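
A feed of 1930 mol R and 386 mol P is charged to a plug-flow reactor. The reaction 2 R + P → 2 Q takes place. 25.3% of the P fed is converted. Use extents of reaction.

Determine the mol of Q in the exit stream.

P reacted = 0.253 × 386 = 97.66 mol; ν_P = −1, so ξ = 97.66/1 = 97.66 mol.
Outlet amounts (n = n₀ + ν ξ):
  R: 1930 − 2(97.66) = 1735
  P: 386 − 1(97.66) = 288.3
  Q: 0 + 2(97.66) = 195.3

195 mol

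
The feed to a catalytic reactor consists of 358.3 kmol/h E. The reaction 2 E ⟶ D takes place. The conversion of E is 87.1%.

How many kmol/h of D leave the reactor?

156 kmol/h

E reacted = 0.871 × 358.3 = 312.1 kmol/h; ν_E = −2, so ξ = 312.1/2 = 156 kmol/h.
Outlet amounts (n = n₀ + ν ξ):
  E: 358.3 − 2(156) = 46.22
  D: 0 + 1(156) = 156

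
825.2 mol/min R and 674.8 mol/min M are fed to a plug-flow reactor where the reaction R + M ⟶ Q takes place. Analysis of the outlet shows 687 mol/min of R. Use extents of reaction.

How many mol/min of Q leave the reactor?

For R: n = n₀ − 1ξ → 687 = 825.2 − 1ξ, giving ξ = 138.2 mol/min.
Outlet amounts (n = n₀ + ν ξ):
  R: 825.2 − 1(138.2) = 687
  M: 674.8 − 1(138.2) = 536.6
  Q: 0 + 1(138.2) = 138.2

138 mol/min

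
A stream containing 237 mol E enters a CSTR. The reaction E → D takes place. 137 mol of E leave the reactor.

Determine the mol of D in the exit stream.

For E: n = n₀ − 1ξ → 137 = 237 − 1ξ, giving ξ = 100 mol.
Outlet amounts (n = n₀ + ν ξ):
  E: 237 − 1(100) = 137
  D: 0 + 1(100) = 100

100 mol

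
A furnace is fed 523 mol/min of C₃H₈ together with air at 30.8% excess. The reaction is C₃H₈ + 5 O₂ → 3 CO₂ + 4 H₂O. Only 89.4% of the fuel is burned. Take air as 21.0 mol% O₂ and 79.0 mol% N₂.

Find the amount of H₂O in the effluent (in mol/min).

Stoichiometric O₂ = 5 × 523 = 2615 mol/min; O₂ fed = 2615 × 1.308 = 3420 mol/min.
N₂ fed = 3420 × 79/21 = 12870 mol/min.
Fuel reacted = 0.894 × 523 → ξ = 467.6 mol/min.
Outlet (n = n₀ + ν ξ):
  C₃H₈: 523 − 1(467.6) = 55.44
  O₂: 3420 − 5(467.6) = 1083
  N₂: 12870 (inert)
  CO₂: 0 + 3(467.6) = 1403
  H₂O: 0 + 4(467.6) = 1870

1870 mol/min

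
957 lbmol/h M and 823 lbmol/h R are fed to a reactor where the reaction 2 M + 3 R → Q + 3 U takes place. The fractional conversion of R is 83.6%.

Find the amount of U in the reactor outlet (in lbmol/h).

R reacted = 0.836 × 823 = 688 lbmol/h; ν_R = −3, so ξ = 688/3 = 229.3 lbmol/h.
Outlet amounts (n = n₀ + ν ξ):
  M: 957 − 2(229.3) = 498.3
  R: 823 − 3(229.3) = 135
  Q: 0 + 1(229.3) = 229.3
  U: 0 + 3(229.3) = 688

688 lbmol/h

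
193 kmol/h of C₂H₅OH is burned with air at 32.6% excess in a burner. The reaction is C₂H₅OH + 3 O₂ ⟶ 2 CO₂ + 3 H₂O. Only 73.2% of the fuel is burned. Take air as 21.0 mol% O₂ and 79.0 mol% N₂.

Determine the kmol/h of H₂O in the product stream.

424 kmol/h

Stoichiometric O₂ = 3 × 193 = 579 kmol/h; O₂ fed = 579 × 1.326 = 767.8 kmol/h.
N₂ fed = 767.8 × 79/21 = 2888 kmol/h.
Fuel reacted = 0.732 × 193 → ξ = 141.3 kmol/h.
Outlet (n = n₀ + ν ξ):
  C₂H₅OH: 193 − 1(141.3) = 51.72
  O₂: 767.8 − 3(141.3) = 343.9
  N₂: 2888 (inert)
  CO₂: 0 + 2(141.3) = 282.6
  H₂O: 0 + 3(141.3) = 423.8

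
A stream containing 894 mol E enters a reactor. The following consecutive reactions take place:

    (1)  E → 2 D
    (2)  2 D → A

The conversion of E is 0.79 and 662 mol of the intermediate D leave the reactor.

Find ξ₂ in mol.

Conversion of E: E consumed = 1ξ₁ = 0.79 × 894 → ξ₁ = 706.3 mol.
D balance: n_D = 0 + 2ξ₁ − 2ξ₂ = 662 → ξ₂ = (2·706.3 − 662)/2 = 375.3 mol.
Outlet amounts (n = n₀ + Σ ν·ξ):
  E: 894 − 1(706.3) = 187.7
  D: 0 + 2(706.3) − 2(375.3) = 662
  A: 0 + 1(375.3) = 375.3

ξ₂ = 375 mol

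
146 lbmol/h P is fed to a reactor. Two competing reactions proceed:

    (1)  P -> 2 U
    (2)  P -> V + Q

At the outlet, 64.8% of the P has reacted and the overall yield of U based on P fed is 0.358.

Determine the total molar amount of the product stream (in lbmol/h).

Yield of U: 2ξ₁ / 146 = 0.358 → ξ₁ = 26.13 lbmol/h.
Conversion of P: 1ξ₁ + 1ξ₂ = 0.648 × 146 = 94.61 → ξ₂ = 68.47 lbmol/h.
Outlet amounts (n = n₀ + Σ ν·ξ):
  P: 146 − 1(26.13) − 1(68.47) = 51.39
  U: 0 + 2(26.13) = 52.27
  V: 0 + 1(68.47) = 68.47
  Q: 0 + 1(68.47) = 68.47
Total out = 51.39 + 52.27 + 68.47 + 68.47 = 240.6 lbmol/h.

241 lbmol/h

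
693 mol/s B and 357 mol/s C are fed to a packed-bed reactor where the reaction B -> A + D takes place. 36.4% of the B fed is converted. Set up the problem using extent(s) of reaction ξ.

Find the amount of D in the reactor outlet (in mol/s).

252 mol/s

B reacted = 0.364 × 693 = 252.3 mol/s; ν_B = −1, so ξ = 252.3/1 = 252.3 mol/s.
Outlet amounts (n = n₀ + ν ξ):
  B: 693 − 1(252.3) = 440.7
  A: 0 + 1(252.3) = 252.3
  D: 0 + 1(252.3) = 252.3
  C: 357 (inert)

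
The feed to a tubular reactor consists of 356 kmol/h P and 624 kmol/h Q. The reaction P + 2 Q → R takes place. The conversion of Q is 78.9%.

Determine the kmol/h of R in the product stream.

Q reacted = 0.789 × 624 = 492.3 kmol/h; ν_Q = −2, so ξ = 492.3/2 = 246.2 kmol/h.
Outlet amounts (n = n₀ + ν ξ):
  P: 356 − 1(246.2) = 109.8
  Q: 624 − 2(246.2) = 131.7
  R: 0 + 1(246.2) = 246.2

246 kmol/h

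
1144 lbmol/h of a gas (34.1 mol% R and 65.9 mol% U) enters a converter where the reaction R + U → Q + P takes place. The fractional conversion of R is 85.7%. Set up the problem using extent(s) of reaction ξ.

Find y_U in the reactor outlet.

0.367

R reacted = 0.857 × 390.1 = 334.3 lbmol/h; ν_R = −1, so ξ = 334.3/1 = 334.3 lbmol/h.
Outlet amounts (n = n₀ + ν ξ):
  R: 390.1 − 1(334.3) = 55.78
  U: 753.9 − 1(334.3) = 419.6
  Q: 0 + 1(334.3) = 334.3
  P: 0 + 1(334.3) = 334.3
Total out = 1144 lbmol/h; y_U = 419.6 / 1144 = 0.3668.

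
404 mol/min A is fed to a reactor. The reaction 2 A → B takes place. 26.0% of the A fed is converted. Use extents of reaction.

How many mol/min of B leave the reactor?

52.5 mol/min

A reacted = 0.26 × 404 = 105 mol/min; ν_A = −2, so ξ = 105/2 = 52.52 mol/min.
Outlet amounts (n = n₀ + ν ξ):
  A: 404 − 2(52.52) = 299
  B: 0 + 1(52.52) = 52.52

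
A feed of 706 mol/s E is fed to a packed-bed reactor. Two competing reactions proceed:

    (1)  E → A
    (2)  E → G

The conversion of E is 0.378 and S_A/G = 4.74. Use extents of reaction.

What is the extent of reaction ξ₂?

Conversion of E: E consumed = 0.378 × 706 = 266.9 mol/s = 1ξ₁ + 1ξ₂.
Selectivity: 1ξ₁ / (1ξ₂) = 4.74 → ξ₁ = 4.74 ξ₂.
Substitute: (1·4.74 + 1) ξ₂ = 266.9 → ξ₂ = 46.49 mol/s, ξ₁ = 220.4 mol/s.
Outlet amounts (n = n₀ + Σ ν·ξ):
  E: 706 − 1(220.4) − 1(46.49) = 439.1
  A: 0 + 1(220.4) = 220.4
  G: 0 + 1(46.49) = 46.49

ξ₂ = 46.5 mol/s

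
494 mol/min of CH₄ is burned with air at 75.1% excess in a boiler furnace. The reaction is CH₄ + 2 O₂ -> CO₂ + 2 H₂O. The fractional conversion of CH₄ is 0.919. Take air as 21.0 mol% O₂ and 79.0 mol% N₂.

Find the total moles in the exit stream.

Stoichiometric O₂ = 2 × 494 = 988 mol/min; O₂ fed = 988 × 1.751 = 1730 mol/min.
N₂ fed = 1730 × 79/21 = 6508 mol/min.
Fuel reacted = 0.919 × 494 → ξ = 454 mol/min.
Outlet (n = n₀ + ν ξ):
  CH₄: 494 − 1(454) = 40.01
  O₂: 1730 − 2(454) = 822
  N₂: 6508 (inert)
  CO₂: 0 + 1(454) = 454
  H₂O: 0 + 2(454) = 908
Total out = 40.01 + 822 + 6508 + 454 + 908 = 8732 mol/min.

8730 mol/min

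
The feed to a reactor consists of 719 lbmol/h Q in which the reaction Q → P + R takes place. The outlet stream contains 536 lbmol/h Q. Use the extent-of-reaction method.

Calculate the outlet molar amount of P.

For Q: n = n₀ − 1ξ → 536 = 719 − 1ξ, giving ξ = 183 lbmol/h.
Outlet amounts (n = n₀ + ν ξ):
  Q: 719 − 1(183) = 536
  P: 0 + 1(183) = 183
  R: 0 + 1(183) = 183

183 lbmol/h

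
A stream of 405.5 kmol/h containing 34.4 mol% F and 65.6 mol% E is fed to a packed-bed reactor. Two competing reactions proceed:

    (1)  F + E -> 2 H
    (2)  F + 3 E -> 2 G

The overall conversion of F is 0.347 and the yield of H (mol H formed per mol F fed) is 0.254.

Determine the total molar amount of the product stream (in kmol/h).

344 kmol/h

Yield of H: 2ξ₁ / 139.5 = 0.254 → ξ₁ = 17.72 kmol/h.
Conversion of F: 1ξ₁ + 1ξ₂ = 0.347 × 139.5 = 48.4 → ξ₂ = 30.69 kmol/h.
Outlet amounts (n = n₀ + Σ ν·ξ):
  F: 139.5 − 1(17.72) − 1(30.69) = 91.09
  E: 266 − 1(17.72) − 3(30.69) = 156.2
  H: 0 + 2(17.72) = 35.43
  G: 0 + 2(30.69) = 61.38
Total out = 91.09 + 156.2 + 35.43 + 61.38 = 344.1 kmol/h.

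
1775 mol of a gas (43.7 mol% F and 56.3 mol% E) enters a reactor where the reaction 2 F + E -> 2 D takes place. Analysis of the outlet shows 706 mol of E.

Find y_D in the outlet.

For E: n = n₀ − 1ξ → 706 = 999.3 − 1ξ, giving ξ = 293.3 mol.
Outlet amounts (n = n₀ + ν ξ):
  F: 775.7 − 2(293.3) = 189
  E: 999.3 − 1(293.3) = 706
  D: 0 + 2(293.3) = 586.7
Total out = 1482 mol; y_D = 586.7 / 1482 = 0.3959.

0.396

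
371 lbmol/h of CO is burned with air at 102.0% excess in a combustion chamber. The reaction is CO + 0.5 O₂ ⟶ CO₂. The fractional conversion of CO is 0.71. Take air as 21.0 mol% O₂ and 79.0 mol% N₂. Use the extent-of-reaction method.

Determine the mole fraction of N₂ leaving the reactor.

0.697

Stoichiometric O₂ = 0.5 × 371 = 185.5 lbmol/h; O₂ fed = 185.5 × 2.020 = 374.7 lbmol/h.
N₂ fed = 374.7 × 79/21 = 1410 lbmol/h.
Fuel reacted = 0.71 × 371 → ξ = 263.4 lbmol/h.
Outlet (n = n₀ + ν ξ):
  CO: 371 − 1(263.4) = 107.6
  O₂: 374.7 − 0.5(263.4) = 243
  N₂: 1410 (inert)
  CO₂: 0 + 1(263.4) = 263.4
Total out = 2024 lbmol/h; y_N₂ = 1410 / 2024 = 0.6966.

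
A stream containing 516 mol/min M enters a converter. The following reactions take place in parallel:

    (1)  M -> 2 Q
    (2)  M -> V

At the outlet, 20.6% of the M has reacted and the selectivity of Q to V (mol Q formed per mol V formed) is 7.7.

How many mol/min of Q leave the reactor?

169 mol/min

Conversion of M: M consumed = 0.206 × 516 = 106.3 mol/min = 1ξ₁ + 1ξ₂.
Selectivity: 2ξ₁ / (1ξ₂) = 7.7 → ξ₁ = 3.85 ξ₂.
Substitute: (1·3.85 + 1) ξ₂ = 106.3 → ξ₂ = 21.92 mol/min, ξ₁ = 84.38 mol/min.
Outlet amounts (n = n₀ + Σ ν·ξ):
  M: 516 − 1(84.38) − 1(21.92) = 409.7
  Q: 0 + 2(84.38) = 168.8
  V: 0 + 1(21.92) = 21.92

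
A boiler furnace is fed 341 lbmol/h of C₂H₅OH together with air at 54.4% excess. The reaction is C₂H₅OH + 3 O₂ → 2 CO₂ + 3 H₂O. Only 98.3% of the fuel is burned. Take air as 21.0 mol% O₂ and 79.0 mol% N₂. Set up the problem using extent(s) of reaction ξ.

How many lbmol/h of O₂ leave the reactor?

Stoichiometric O₂ = 3 × 341 = 1023 lbmol/h; O₂ fed = 1023 × 1.544 = 1580 lbmol/h.
N₂ fed = 1580 × 79/21 = 5942 lbmol/h.
Fuel reacted = 0.983 × 341 → ξ = 335.2 lbmol/h.
Outlet (n = n₀ + ν ξ):
  C₂H₅OH: 341 − 1(335.2) = 5.797
  O₂: 1580 − 3(335.2) = 573.9
  N₂: 5942 (inert)
  CO₂: 0 + 2(335.2) = 670.4
  H₂O: 0 + 3(335.2) = 1006

574 lbmol/h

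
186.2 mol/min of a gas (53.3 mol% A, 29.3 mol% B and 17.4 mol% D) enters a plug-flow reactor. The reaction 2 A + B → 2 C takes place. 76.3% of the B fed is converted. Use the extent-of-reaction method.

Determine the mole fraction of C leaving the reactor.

B reacted = 0.763 × 54.56 = 41.63 mol/min; ν_B = −1, so ξ = 41.63/1 = 41.63 mol/min.
Outlet amounts (n = n₀ + ν ξ):
  A: 99.24 − 2(41.63) = 15.99
  B: 54.56 − 1(41.63) = 12.93
  C: 0 + 2(41.63) = 83.25
  D: 32.4 (inert)
Total out = 144.6 mol/min; y_C = 83.25 / 144.6 = 0.5759.

0.576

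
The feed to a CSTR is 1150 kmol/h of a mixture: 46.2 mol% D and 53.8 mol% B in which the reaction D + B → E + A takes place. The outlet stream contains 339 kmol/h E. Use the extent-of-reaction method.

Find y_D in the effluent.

For E: n = n₀ + 1ξ → 339 = 0 + 1ξ, giving ξ = 339 kmol/h.
Outlet amounts (n = n₀ + ν ξ):
  D: 531.3 − 1(339) = 192.3
  B: 618.7 − 1(339) = 279.7
  E: 0 + 1(339) = 339
  A: 0 + 1(339) = 339
Total out = 1150 kmol/h; y_D = 192.3 / 1150 = 0.1672.

0.167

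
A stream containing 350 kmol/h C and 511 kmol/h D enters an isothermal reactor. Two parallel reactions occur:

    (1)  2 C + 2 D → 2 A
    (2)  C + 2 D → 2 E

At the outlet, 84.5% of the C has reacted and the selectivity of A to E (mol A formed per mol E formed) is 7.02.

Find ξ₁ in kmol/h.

Conversion of C: C consumed = 0.845 × 350 = 295.8 kmol/h = 2ξ₁ + 1ξ₂.
Selectivity: 2ξ₁ / (2ξ₂) = 7.02 → ξ₁ = 7.02 ξ₂.
Substitute: (2·7.02 + 1) ξ₂ = 295.8 → ξ₂ = 19.66 kmol/h, ξ₁ = 138 kmol/h.
Outlet amounts (n = n₀ + Σ ν·ξ):
  C: 350 − 2(138) − 1(19.66) = 54.25
  D: 511 − 2(138) − 2(19.66) = 195.6
  A: 0 + 2(138) = 276.1
  E: 0 + 2(19.66) = 39.33

ξ₁ = 138 kmol/h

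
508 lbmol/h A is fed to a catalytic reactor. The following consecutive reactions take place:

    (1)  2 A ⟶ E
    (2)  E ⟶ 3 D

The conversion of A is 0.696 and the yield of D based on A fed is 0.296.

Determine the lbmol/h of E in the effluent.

Conversion of A: A consumed = 2ξ₁ = 0.696 × 508 → ξ₁ = 176.8 lbmol/h.
Yield of D: 3ξ₂ / 508 = 0.296 → ξ₂ = 50.12 lbmol/h.
Outlet amounts (n = n₀ + Σ ν·ξ):
  A: 508 − 2(176.8) = 154.4
  E: 0 + 1(176.8) − 1(50.12) = 126.7
  D: 0 + 3(50.12) = 150.4

127 lbmol/h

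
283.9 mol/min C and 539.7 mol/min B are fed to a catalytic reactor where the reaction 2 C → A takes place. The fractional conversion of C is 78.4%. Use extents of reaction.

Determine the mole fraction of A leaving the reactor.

C reacted = 0.784 × 283.9 = 222.6 mol/min; ν_C = −2, so ξ = 222.6/2 = 111.3 mol/min.
Outlet amounts (n = n₀ + ν ξ):
  C: 283.9 − 2(111.3) = 61.32
  A: 0 + 1(111.3) = 111.3
  B: 539.7 (inert)
Total out = 712.3 mol/min; y_A = 111.3 / 712.3 = 0.1562.

0.156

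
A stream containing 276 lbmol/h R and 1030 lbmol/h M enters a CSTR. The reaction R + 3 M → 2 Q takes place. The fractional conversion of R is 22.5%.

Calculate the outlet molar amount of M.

R reacted = 0.225 × 276 = 62.1 lbmol/h; ν_R = −1, so ξ = 62.1/1 = 62.1 lbmol/h.
Outlet amounts (n = n₀ + ν ξ):
  R: 276 − 1(62.1) = 213.9
  M: 1030 − 3(62.1) = 843.7
  Q: 0 + 2(62.1) = 124.2

844 lbmol/h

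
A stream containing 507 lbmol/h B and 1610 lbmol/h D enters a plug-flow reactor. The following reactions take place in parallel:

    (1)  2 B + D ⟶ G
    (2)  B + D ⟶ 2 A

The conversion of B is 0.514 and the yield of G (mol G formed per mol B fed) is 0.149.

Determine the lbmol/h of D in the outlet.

Yield of G: 1ξ₁ / 507 = 0.149 → ξ₁ = 75.54 lbmol/h.
Conversion of B: 2ξ₁ + 1ξ₂ = 0.514 × 507 = 260.6 → ξ₂ = 109.5 lbmol/h.
Outlet amounts (n = n₀ + Σ ν·ξ):
  B: 507 − 2(75.54) − 1(109.5) = 246.4
  D: 1610 − 1(75.54) − 1(109.5) = 1425
  G: 0 + 1(75.54) = 75.54
  A: 0 + 2(109.5) = 219

1420 lbmol/h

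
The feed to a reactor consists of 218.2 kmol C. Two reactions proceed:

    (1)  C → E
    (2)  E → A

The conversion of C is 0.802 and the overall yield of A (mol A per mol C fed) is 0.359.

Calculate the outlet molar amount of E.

96.7 kmol

Conversion of C: C consumed = 1ξ₁ = 0.802 × 218.2 → ξ₁ = 175 kmol.
Yield of A: 1ξ₂ / 218.2 = 0.359 → ξ₂ = 78.33 kmol.
Outlet amounts (n = n₀ + Σ ν·ξ):
  C: 218.2 − 1(175) = 43.2
  E: 0 + 1(175) − 1(78.33) = 96.66
  A: 0 + 1(78.33) = 78.33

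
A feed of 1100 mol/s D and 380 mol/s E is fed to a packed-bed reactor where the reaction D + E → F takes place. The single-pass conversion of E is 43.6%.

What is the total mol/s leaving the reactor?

1310 mol/s

E reacted = 0.436 × 380 = 165.7 mol/s; ν_E = −1, so ξ = 165.7/1 = 165.7 mol/s.
Outlet amounts (n = n₀ + ν ξ):
  D: 1100 − 1(165.7) = 934.3
  E: 380 − 1(165.7) = 214.3
  F: 0 + 1(165.7) = 165.7
Total out = 934.3 + 214.3 + 165.7 = 1314 mol/s.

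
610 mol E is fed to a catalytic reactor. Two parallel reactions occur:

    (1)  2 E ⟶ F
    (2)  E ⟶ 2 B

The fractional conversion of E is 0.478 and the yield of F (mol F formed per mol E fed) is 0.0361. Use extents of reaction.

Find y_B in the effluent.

Yield of F: 1ξ₁ / 610 = 0.0361 → ξ₁ = 22.02 mol.
Conversion of E: 2ξ₁ + 1ξ₂ = 0.478 × 610 = 291.6 → ξ₂ = 247.5 mol.
Outlet amounts (n = n₀ + Σ ν·ξ):
  E: 610 − 2(22.02) − 1(247.5) = 318.4
  F: 0 + 1(22.02) = 22.02
  B: 0 + 2(247.5) = 495.1
Total out = 835.5 mol; y_B = 495.1 / 835.5 = 0.5925.

0.593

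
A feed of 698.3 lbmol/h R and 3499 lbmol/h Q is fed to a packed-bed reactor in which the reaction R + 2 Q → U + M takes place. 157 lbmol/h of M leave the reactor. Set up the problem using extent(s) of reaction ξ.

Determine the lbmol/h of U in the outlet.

For M: n = n₀ + 1ξ → 157 = 0 + 1ξ, giving ξ = 157 lbmol/h.
Outlet amounts (n = n₀ + ν ξ):
  R: 698.3 − 1(157) = 541.3
  Q: 3499 − 2(157) = 3185
  U: 0 + 1(157) = 157
  M: 0 + 1(157) = 157

157 lbmol/h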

..............................

DESCRIPTION OF THE TASK: Only the lines above starting at the line that holds "A stream of" and ending at the line that holds "The overall conversion" are to be repeated, exactly and in full.

SOLUTION TO THIS PROBLEM:
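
A stream of 405.5 kmol/h containing 34.4 mol% F and 65.6 mol% E is fed to a packed-bed reactor. Two competing reactions proceed:

    (1)  F + E -> 2 H
    (2)  F + 3 E -> 2 G

The overall conversion of F is 0.347 and the yield of H (mol H formed per mol F fed) is 0.254.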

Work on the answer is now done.